[Exercise aim] Reproduce the top of the data verbatim, through and including the line that contains "[-3 + (2 + 6·x)·Dx]".

(Stored data)

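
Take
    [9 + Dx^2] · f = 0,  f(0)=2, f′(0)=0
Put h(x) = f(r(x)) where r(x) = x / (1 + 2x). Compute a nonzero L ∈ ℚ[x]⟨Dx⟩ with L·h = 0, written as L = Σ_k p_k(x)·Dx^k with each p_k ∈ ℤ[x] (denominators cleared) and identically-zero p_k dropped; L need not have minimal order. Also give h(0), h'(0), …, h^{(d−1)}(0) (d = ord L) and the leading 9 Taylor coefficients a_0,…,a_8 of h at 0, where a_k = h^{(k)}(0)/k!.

f: a_k = 2, 0, -9, 0, 27/4, 0, -81/40, 0, 729/2240, …
f∘r: x↦r, Dx↦Dx/r' in L_f ⇒ L₀.
L = 9 + (4 + 24·x + 48·x^2 + 32·x^3)·Dx + (1 + 8·x + 24·x^2 + 32·x^3 + 16·x^4)·Dx^2  (order 2).
h: a_k = 2, 0, -9, 36, -405/4, 234, -18081/40, 6723/10, -188955/448, …
ICs: h(0) = 2, h′(0) = 0.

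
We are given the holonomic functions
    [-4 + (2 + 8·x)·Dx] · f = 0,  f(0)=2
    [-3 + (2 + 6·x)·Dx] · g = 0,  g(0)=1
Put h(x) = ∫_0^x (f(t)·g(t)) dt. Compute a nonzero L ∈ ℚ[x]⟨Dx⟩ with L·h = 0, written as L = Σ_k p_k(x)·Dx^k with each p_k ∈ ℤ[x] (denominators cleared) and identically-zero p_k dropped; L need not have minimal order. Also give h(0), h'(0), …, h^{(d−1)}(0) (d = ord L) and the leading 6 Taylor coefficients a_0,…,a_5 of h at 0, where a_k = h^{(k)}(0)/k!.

L = (-7 - 24·x)·Dx + (2 + 14·x + 24·x^2)·Dx^2  (order 2).
h: a_k = 0, 2, 7/2, -1/12, 7/32, -197/320, …
ICs: h(0) = 0, h′(0) = 2.

f: a_k = 2, 4, -4, 8, -20, 56, …
g: a_k = 1, 3/2, -9/8, 27/16, -405/128, 1701/256, …
h₀=f·g: eliminate ⇒ L₀, order ≤ 1·1.
h=∫h₀ ⇒ L = L₀·Dx.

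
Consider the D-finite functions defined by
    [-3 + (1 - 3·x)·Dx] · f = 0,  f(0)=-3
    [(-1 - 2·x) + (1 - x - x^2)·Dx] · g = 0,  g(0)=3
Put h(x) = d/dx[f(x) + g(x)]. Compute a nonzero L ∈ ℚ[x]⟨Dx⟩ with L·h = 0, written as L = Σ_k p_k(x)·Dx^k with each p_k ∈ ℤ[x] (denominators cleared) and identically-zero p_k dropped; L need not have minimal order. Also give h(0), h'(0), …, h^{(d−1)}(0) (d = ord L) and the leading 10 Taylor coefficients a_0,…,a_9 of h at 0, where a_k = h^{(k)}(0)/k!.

f: a_k = -3, -9, -27, -81, -243, -729, -2187, -6561, -19683, -59049, …
g: a_k = 3, 3, 6, 9, 15, 24, 39, 63, 102, 165, …
Weyl lclm of L_f,L_g ⇒ L₀ (ord ≤ 2).
h=h₀': d/dx-closure on L₀ ⇒ L.
L = (54 + 72·x + 216·x^2 - 72·x^3 + 54·x^4) + (-18 - 30·x + 90·x^2 + 120·x^3 - 45·x^4 + 54·x^5)·Dx + (1 + 2·x - 25·x^2 + 30·x^3 - 3·x^5 + 9·x^6)·Dx^2  (order 2).
h: a_k = -6, -42, -216, -912, -3525, -12888, -45486, -156648, -529956, -1768800, …
ICs: h(0) = -6, h′(0) = -42.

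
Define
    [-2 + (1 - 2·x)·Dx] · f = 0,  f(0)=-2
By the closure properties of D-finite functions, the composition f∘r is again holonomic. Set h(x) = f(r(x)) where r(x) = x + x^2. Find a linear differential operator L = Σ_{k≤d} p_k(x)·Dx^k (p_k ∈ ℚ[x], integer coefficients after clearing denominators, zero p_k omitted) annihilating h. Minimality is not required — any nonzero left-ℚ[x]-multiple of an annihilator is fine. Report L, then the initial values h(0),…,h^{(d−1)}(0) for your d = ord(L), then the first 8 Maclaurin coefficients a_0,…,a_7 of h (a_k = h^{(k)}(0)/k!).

f: a_k = -2, -4, -8, -16, -32, -64, -128, -256, …
Substitute x→r, Dx→(1/r')Dx; clear ⇒ L₀.
L = (2 + 4·x) + (-1 + 2·x + 2·x^2)·Dx  (order 1).
h: a_k = -2, -4, -12, -32, -88, -240, -656, -1792, …
ICs: h(0) = -2.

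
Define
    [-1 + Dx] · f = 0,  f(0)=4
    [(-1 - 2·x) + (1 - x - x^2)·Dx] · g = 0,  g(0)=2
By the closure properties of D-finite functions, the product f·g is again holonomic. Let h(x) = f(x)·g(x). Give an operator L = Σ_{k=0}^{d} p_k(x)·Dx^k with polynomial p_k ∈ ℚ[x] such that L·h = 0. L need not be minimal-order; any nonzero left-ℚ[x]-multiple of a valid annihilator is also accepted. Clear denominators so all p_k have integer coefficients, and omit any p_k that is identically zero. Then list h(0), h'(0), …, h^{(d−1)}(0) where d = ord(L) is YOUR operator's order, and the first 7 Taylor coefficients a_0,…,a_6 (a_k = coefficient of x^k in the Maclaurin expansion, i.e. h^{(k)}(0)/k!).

f: a_k = 4, 4, 2, 2/3, 1/6, 1/30, 1/180, …
g: a_k = 2, 2, 4, 6, 10, 16, 26, …
Product ⇒ symmetric product L₀, ord ≤ 1.
L = (2 + x - x^2) + (-1 + x + x^2)·Dx  (order 1).
h: a_k = 8, 16, 28, 136/3, 221/3, 1786/15, 17347/90, …
ICs: h(0) = 8.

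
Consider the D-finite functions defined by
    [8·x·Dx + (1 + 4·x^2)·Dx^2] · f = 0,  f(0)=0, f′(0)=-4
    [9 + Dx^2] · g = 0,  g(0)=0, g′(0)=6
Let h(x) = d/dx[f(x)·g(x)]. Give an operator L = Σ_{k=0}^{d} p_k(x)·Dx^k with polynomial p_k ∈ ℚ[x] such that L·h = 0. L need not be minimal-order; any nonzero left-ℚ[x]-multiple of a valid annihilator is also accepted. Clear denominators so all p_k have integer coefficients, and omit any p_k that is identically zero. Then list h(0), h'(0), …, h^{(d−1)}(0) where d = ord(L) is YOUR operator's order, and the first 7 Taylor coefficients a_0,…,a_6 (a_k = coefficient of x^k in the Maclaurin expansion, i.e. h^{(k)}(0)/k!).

f: a_k = 0, -4, 0, 16/3, 0, -64/5, 0, …
g: a_k = 0, 6, 0, -9, 0, 81/20, 0, …
f·g: L₀ = L_f ⊗_s L_g, ord ≤ 2·2.
Derive L from L₀ (diff closure).
L = (134325 + 1685016·x^2 + 9665136·x^4 + 17604864·x^6 + 22954752·x^8 + 28366848·x^10 + 26873856·x^12) + (77328·x + 1187136·x^3 + 5460480·x^5 + 10782720·x^7 + 14929920·x^9 + 11943936·x^11)·Dx + (17850 + 242160·x^2 + 1468896·x^4 + 3414528·x^6 + 5764608·x^8 + 7630848·x^10 + 5971968·x^12)·Dx^2 + (8592·x + 131904·x^3 + 606720·x^5 + 1198080·x^7 + 1658880·x^9 + 1327104·x^11)·Dx^3 + (325 + 6104·x^2 + 43888·x^4 + 162048·x^6 + 357120·x^8 + 497664·x^10 + 331776·x^12)·Dx^4  (order 4).
h: a_k = 0, -48, 0, 272, 0, -846, 0, …
ICs: h(0) = 0, h′(0) = -48, h′′(0) = 0, h′′′(0) = 1632.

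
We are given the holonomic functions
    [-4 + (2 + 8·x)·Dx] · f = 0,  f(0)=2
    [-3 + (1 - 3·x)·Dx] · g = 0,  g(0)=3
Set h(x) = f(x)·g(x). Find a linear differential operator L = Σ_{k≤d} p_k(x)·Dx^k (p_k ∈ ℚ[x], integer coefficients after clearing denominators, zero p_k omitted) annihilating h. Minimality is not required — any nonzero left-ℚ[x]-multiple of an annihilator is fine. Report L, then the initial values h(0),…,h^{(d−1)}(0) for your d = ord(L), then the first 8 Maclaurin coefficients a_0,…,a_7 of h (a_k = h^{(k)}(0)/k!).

f: a_k = 2, 4, -4, 8, -20, 56, -168, 528, …
g: a_k = 3, 9, 27, 81, 243, 729, 2187, 6561, …
L₀ := L_f ⊗_s L_g (sym. prod.), ord ≤ 1.
L = (5 + 6·x) + (-1 - x + 12·x^2)·Dx  (order 1).
h: a_k = 6, 30, 78, 258, 714, 2310, 6426, 20862, …
ICs: h(0) = 6.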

[Exercise answer]
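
Take
    [9 + Dx^2] · f = 0,  f(0)=2, f′(0)=0
Put h(x) = f(r(x)) where r(x) = x / (1 + 2x). Compute a nonzero L ∈ ℚ[x]⟨Dx⟩ with L·h = 0, written as L = Σ_k p_k(x)·Dx^k with each p_k ∈ ℤ[x] (denominators cleared) and identically-zero p_k dropped; L need not have minimal order. Also give h(0), h'(0), …, h^{(d−1)}(0) (d = ord L) and the leading 9 Taylor coefficients a_0,…,a_8 of h at 0, where a_k = h^{(k)}(0)/k!.

f: a_k = 2, 0, -9, 0, 27/4, 0, -81/40, 0, 729/2240, …
f∘r: x↦r, Dx↦Dx/r' in L_f ⇒ L₀.
L = 9 + (4 + 24·x + 48·x^2 + 32·x^3)·Dx + (1 + 8·x + 24·x^2 + 32·x^3 + 16·x^4)·Dx^2  (order 2).
h: a_k = 2, 0, -9, 36, -405/4, 234, -18081/40, 6723/10, -188955/448, …
ICs: h(0) = 2, h′(0) = 0.

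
We are given the holonomic functions
    [-4 + (2 + 8·x)·Dx] · f = 0,  f(0)=2
    [-3 + (2 + 6·x)·Dx] · g = 0,  g(0)=1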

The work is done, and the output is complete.